# Data records:
====

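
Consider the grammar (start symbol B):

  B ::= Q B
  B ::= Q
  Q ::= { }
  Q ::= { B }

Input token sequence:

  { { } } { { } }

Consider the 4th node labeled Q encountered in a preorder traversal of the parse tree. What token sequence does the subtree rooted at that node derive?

{ }

[B [Q { [B [Q { }]] }] [B [Q { [B [Q { }]] }]]]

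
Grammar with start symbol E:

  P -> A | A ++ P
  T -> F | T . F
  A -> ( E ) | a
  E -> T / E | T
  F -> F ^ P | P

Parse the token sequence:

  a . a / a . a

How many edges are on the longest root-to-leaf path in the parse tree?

[E [T [T [F [P [A a]]]] . [F [P [A a]]]] / [E [T [T [F [P [A a]]]] . [F [P [A a]]]]]]

7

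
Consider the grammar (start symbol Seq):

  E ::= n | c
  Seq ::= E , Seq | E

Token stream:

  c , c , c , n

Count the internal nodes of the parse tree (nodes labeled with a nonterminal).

[Seq [E c] , [Seq [E c] , [Seq [E c] , [Seq [E n]]]]]

8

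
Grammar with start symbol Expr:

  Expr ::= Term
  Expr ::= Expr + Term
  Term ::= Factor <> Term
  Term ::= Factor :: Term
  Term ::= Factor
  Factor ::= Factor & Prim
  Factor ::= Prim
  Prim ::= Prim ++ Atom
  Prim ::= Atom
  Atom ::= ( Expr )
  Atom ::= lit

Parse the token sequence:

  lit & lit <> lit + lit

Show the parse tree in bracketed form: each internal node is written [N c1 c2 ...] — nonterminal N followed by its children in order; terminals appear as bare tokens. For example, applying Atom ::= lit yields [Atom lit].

Expr
Expr + Term
Term + Term
Factor <> Term + Term
Factor & Prim <> Term + Term
Prim & Prim <> Term + Term
Atom & Prim <> Term + Term
lit & Prim <> Term + Term
lit & Atom <> Term + Term
lit & lit <> Term + Term
lit & lit <> Factor + Term
lit & lit <> Prim + Term
lit & lit <> Atom + Term
lit & lit <> lit + Term
lit & lit <> lit + Factor
lit & lit <> lit + Prim
lit & lit <> lit + Atom
lit & lit <> lit + lit

[Expr [Expr [Term [Factor [Factor [Prim [Atom lit]]] & [Prim [Atom lit]]] <> [Term [Factor [Prim [Atom lit]]]]]] + [Term [Factor [Prim [Atom lit]]]]]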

====

# WHAT THE TASK REQUIRES:
Say how many of the lines above include the word "start", giving the figure alone.

# SOLUTION FOR THIS PROBLEM:
4